▶ Task description: From the records below, please repeat exactly the line that has "predecessors: S8, S5", the line that has "The tasks for a restaurant", and every line between them, and nothing else.

--- Information shown Enclosed Below ---

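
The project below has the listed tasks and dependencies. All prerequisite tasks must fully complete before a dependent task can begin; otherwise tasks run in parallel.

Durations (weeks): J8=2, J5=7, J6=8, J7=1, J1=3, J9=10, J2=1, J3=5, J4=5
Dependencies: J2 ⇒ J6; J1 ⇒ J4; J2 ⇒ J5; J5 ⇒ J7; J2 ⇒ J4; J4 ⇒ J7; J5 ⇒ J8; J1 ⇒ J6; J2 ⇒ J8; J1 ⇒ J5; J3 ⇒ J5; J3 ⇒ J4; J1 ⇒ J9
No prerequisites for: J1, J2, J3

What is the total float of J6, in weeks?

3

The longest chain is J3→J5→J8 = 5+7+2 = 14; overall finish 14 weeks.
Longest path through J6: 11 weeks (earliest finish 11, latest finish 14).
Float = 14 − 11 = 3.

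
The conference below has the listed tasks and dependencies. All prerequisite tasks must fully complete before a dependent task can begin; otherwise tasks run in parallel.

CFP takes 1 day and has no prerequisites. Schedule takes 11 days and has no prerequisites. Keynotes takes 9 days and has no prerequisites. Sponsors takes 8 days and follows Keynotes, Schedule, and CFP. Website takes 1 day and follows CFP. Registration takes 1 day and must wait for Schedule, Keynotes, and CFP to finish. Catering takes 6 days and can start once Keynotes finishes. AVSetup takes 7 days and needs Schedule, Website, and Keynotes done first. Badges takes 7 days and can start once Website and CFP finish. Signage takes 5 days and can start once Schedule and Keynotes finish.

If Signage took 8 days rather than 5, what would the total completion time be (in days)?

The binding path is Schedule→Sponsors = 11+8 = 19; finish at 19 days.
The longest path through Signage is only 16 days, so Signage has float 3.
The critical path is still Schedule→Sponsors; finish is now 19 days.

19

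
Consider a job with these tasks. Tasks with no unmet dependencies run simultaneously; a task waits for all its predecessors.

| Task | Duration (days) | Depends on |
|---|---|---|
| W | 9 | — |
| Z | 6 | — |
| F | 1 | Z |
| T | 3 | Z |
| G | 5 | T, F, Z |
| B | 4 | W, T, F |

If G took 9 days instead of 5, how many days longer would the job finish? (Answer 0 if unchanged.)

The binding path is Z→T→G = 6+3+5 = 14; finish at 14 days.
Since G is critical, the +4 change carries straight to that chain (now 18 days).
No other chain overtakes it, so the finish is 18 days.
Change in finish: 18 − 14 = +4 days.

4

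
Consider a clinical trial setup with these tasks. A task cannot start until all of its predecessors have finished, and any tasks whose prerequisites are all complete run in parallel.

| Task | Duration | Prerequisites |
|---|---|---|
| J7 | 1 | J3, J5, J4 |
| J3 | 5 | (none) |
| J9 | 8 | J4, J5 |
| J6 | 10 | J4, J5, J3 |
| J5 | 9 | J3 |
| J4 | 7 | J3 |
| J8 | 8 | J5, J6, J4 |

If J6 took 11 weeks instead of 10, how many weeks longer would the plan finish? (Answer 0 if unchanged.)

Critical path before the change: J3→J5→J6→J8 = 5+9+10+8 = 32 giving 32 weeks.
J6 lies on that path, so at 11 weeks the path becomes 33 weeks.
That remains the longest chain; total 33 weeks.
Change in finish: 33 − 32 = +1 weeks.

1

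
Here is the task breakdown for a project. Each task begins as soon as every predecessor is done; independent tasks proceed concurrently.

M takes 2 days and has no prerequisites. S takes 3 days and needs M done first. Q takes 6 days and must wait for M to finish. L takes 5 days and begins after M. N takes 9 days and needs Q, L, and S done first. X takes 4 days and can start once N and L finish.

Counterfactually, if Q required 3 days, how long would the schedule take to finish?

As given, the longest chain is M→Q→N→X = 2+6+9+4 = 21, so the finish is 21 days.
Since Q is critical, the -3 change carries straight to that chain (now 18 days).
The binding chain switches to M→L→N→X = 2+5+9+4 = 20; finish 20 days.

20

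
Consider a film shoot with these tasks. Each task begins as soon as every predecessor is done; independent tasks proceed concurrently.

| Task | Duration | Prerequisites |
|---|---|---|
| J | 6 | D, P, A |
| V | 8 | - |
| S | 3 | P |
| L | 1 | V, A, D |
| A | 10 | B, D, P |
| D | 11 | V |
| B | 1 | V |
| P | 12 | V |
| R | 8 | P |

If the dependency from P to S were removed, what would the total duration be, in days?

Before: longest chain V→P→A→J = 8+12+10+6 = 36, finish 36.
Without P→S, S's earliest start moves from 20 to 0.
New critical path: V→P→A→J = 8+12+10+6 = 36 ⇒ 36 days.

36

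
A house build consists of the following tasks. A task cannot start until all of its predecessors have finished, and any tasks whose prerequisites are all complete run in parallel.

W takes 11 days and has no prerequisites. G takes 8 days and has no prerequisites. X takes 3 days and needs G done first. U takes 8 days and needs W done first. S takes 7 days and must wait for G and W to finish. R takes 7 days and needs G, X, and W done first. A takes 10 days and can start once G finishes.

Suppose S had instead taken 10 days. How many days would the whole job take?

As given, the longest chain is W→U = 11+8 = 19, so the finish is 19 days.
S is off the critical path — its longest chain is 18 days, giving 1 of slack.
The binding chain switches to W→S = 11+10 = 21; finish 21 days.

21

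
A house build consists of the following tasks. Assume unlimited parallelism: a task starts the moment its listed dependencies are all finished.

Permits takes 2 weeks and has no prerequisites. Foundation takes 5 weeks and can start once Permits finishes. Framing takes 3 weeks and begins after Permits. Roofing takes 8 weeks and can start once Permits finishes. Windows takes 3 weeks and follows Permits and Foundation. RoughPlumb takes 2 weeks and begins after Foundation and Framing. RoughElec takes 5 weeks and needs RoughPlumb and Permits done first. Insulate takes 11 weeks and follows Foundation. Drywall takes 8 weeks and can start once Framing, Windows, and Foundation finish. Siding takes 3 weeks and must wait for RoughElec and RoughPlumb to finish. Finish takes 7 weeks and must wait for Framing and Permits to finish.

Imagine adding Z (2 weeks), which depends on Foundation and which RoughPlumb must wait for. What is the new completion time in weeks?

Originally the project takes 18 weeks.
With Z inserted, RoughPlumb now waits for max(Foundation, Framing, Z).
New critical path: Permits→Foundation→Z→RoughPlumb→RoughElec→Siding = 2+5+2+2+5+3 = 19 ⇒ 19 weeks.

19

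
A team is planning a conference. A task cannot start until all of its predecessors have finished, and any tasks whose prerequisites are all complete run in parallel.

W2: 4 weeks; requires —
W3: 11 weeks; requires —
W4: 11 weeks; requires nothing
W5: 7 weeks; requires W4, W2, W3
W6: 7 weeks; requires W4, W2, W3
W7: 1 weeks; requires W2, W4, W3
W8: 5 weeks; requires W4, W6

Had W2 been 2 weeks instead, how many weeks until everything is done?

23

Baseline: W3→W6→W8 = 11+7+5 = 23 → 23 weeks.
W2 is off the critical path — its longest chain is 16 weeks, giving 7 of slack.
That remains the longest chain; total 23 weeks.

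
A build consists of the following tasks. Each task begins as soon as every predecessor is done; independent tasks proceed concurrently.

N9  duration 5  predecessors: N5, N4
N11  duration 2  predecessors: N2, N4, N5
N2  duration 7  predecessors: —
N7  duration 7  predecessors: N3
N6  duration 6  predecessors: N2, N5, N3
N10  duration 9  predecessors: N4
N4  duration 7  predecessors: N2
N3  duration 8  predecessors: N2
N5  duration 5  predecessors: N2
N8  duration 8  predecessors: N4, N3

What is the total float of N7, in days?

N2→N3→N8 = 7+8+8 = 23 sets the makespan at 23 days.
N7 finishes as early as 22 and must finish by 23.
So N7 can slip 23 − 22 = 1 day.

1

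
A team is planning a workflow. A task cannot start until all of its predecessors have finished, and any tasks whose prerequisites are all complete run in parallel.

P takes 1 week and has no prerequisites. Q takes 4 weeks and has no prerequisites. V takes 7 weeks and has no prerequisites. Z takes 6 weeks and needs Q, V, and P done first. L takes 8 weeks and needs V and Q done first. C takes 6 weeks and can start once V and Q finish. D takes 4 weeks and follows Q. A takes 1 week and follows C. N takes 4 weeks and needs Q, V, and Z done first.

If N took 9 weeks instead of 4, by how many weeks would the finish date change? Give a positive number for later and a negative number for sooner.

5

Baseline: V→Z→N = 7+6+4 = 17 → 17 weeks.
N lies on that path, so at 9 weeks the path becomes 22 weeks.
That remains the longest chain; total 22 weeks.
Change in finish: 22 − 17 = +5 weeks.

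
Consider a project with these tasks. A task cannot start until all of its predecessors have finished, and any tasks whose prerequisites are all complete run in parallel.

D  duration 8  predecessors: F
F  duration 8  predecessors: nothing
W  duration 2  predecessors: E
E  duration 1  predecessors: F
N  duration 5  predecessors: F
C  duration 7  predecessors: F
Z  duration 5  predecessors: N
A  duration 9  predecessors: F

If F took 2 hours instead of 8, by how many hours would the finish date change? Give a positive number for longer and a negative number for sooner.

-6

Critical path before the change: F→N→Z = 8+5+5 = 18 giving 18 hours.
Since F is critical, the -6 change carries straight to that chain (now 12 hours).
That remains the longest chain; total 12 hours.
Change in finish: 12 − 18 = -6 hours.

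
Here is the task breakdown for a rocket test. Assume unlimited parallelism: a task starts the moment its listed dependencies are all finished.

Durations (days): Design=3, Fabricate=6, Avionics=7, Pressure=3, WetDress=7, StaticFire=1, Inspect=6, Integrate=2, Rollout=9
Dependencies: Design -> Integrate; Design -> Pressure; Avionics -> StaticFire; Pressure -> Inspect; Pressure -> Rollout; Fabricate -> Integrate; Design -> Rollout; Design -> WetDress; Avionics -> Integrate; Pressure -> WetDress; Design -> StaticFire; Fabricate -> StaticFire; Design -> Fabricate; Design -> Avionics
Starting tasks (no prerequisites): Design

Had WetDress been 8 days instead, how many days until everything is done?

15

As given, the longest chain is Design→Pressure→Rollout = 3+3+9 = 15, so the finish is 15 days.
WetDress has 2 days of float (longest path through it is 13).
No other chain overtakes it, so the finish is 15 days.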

--- End of Enclosed Information shown ---
--- Information shown Enclosed Below ---

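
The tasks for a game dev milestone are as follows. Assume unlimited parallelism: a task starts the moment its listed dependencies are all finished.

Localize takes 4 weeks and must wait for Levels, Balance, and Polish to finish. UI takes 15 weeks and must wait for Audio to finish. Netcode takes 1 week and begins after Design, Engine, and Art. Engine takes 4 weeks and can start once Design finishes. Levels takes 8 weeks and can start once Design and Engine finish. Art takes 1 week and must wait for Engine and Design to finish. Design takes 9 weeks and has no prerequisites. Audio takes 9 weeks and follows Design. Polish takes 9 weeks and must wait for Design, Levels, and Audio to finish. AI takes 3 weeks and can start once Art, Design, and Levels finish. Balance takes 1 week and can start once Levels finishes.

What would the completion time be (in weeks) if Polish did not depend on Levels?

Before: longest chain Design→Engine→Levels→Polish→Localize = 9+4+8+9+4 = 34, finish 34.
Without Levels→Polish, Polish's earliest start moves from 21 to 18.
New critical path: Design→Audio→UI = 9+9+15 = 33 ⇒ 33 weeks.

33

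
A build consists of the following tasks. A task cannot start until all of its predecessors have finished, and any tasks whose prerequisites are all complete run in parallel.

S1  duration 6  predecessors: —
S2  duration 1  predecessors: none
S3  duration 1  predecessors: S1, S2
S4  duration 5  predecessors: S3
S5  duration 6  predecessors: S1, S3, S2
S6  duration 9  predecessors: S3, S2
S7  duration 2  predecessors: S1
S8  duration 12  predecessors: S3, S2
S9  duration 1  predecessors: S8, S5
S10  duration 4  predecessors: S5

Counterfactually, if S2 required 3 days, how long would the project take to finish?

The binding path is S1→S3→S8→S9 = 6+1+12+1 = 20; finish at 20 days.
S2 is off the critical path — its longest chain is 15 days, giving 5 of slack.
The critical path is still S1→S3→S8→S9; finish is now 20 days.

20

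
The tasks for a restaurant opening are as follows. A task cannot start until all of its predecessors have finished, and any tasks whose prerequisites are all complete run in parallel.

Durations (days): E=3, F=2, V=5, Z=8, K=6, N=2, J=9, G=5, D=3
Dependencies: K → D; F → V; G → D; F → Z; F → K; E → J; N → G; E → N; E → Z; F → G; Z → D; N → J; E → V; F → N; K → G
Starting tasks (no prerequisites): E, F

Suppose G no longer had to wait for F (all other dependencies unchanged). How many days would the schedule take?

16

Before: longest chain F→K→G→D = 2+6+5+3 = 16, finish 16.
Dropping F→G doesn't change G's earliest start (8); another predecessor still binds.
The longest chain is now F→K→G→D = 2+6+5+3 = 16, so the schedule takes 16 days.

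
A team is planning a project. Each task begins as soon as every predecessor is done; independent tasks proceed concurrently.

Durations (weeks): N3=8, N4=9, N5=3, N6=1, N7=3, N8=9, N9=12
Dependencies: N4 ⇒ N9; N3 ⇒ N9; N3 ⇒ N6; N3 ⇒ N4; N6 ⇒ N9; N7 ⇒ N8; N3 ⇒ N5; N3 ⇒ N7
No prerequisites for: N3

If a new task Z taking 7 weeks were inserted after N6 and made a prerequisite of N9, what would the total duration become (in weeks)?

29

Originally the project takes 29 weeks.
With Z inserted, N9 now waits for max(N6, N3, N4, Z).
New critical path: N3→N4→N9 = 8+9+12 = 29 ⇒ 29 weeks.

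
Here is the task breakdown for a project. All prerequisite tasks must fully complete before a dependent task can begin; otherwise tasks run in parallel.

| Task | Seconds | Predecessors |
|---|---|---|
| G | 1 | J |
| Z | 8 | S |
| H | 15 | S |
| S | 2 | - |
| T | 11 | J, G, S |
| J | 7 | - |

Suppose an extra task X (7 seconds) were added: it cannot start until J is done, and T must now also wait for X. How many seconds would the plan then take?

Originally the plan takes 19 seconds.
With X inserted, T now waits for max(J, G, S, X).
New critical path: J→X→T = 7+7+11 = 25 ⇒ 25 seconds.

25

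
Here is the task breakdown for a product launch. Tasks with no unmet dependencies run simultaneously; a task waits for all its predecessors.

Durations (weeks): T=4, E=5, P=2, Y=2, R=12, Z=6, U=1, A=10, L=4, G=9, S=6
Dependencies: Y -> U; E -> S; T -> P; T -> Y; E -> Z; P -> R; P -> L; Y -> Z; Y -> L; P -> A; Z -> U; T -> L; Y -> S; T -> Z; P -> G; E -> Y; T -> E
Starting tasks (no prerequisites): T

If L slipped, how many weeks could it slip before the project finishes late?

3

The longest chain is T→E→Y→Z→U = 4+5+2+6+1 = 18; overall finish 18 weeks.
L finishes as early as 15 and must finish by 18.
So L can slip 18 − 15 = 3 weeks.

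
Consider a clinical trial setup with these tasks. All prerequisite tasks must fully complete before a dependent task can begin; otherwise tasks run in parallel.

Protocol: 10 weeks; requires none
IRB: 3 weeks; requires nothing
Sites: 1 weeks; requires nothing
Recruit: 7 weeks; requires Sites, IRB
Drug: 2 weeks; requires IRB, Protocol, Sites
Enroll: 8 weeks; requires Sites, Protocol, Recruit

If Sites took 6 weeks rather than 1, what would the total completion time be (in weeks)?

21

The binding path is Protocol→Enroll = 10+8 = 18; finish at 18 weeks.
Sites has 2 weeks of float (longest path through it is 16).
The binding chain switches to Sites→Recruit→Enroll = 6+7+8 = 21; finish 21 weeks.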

--- End of Enclosed Information shown ---

▶ Answer to the exercise:
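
S9  duration 1  predecessors: S8, S5
S10  duration 4  predecessors: S5

Counterfactually, if S2 required 3 days, how long would the project take to finish?

The binding path is S1→S3→S8→S9 = 6+1+12+1 = 20; finish at 20 days.
S2 is off the critical path — its longest chain is 15 days, giving 5 of slack.
The critical path is still S1→S3→S8→S9; finish is now 20 days.

20

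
The tasks for a restaurant opening are as follows. A task cannot start until all of its predecessors have finished, and any tasks whose prerequisites are all complete run in parallel.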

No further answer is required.